• Action item: The answer must consist of every line in the records that contains the word "sqrt".

• Data extract:
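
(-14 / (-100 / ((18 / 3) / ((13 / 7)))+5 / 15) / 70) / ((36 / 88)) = 154 / 9645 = 0.02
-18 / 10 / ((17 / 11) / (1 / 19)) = -99 / 1615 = -0.06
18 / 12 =3 / 2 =1.50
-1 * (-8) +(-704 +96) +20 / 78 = -23390 / 39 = -599.74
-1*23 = -23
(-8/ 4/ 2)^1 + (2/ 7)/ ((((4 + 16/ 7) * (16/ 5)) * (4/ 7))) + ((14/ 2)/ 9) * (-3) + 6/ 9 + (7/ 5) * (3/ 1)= 1.56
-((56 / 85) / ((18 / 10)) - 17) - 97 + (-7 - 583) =-102566 / 153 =-670.37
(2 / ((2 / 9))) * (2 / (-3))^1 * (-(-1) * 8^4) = -24576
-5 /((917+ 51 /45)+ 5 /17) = -1275 /234199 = -0.01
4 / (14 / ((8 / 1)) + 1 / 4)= 2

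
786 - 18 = 768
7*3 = 21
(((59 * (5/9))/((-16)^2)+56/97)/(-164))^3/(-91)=3917337713108119/4480593696065266686885888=0.00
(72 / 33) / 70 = 12 / 385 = 0.03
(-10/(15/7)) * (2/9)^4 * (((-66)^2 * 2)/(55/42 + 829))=-3035648/25422417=-0.12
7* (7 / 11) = 49 / 11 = 4.45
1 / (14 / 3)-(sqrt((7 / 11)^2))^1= -65 / 154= -0.42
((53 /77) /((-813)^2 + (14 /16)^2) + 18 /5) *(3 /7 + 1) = 23452271620 /4560162607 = 5.14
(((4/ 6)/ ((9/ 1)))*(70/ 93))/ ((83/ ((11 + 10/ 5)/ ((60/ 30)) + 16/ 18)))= 9310/ 1875717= 0.00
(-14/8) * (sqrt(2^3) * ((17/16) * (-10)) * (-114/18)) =-333.08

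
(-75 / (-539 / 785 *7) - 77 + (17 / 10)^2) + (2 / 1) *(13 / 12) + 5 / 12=-31649267 / 565950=-55.92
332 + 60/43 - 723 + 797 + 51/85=87719/215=408.00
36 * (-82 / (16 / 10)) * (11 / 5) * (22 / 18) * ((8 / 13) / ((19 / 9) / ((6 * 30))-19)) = 64294560 / 399893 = 160.78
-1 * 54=-54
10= 10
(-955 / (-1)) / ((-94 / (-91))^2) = 7908355 / 8836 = 895.02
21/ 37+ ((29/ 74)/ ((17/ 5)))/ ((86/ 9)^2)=5292489/ 9304168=0.57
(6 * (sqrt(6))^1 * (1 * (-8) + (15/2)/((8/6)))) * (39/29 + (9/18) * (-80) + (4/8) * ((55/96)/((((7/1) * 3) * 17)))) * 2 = 1459888351 * sqrt(6)/1325184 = 2698.48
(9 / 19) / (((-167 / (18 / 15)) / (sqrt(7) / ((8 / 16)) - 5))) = 54 / 3173 - 108*sqrt(7) / 15865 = -0.00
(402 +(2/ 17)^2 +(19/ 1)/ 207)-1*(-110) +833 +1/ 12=321892957/ 239292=1345.19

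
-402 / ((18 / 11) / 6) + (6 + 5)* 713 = 6369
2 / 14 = 1 / 7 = 0.14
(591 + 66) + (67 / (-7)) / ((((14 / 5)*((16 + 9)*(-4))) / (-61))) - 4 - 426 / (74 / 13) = 41777101 / 72520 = 576.08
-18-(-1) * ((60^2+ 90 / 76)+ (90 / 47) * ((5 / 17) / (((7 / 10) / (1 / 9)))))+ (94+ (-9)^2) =798760923 / 212534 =3758.27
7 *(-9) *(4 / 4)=-63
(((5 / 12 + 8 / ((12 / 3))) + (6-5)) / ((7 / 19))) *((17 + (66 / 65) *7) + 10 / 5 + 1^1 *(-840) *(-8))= 341589163 / 5460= 62562.12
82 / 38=41 / 19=2.16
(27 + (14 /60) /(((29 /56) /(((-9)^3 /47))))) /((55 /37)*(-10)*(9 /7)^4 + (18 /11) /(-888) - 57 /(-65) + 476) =6929965070028 /151076310697523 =0.05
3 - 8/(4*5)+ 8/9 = 157/45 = 3.49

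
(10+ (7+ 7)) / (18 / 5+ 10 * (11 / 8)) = 480 / 347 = 1.38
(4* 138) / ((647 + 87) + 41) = 552 / 775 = 0.71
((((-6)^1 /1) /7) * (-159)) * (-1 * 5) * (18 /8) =-21465 /14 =-1533.21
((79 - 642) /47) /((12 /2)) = -563 /282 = -2.00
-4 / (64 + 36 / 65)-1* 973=-1020742 / 1049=-973.06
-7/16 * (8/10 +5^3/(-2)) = 4319/160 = 26.99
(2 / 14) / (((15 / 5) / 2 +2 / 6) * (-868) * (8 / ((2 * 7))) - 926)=-3 / 38542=-0.00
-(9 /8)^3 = -729 /512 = -1.42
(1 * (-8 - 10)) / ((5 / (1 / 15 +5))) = -456 / 25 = -18.24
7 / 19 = 0.37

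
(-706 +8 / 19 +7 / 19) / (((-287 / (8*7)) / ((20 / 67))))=2143840 / 52193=41.08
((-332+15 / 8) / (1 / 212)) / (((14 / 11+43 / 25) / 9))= -346433175 / 1646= -210469.73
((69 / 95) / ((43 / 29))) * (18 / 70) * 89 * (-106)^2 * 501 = 9022545090036 / 142975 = 63105753.38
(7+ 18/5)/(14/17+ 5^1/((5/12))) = 901/1090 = 0.83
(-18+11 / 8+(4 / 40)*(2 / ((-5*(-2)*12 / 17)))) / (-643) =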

• Response:
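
1 / (14 / 3)-(sqrt((7 / 11)^2))^1= -65 / 154= -0.42
(-14/8) * (sqrt(2^3) * ((17/16) * (-10)) * (-114/18)) =-333.08
(6 * (sqrt(6))^1 * (1 * (-8) + (15/2)/((8/6)))) * (39/29 + (9/18) * (-80) + (4/8) * ((55/96)/((((7/1) * 3) * 17)))) * 2 = 1459888351 * sqrt(6)/1325184 = 2698.48
(9 / 19) / (((-167 / (18 / 15)) / (sqrt(7) / ((8 / 16)) - 5))) = 54 / 3173 - 108*sqrt(7) / 15865 = -0.00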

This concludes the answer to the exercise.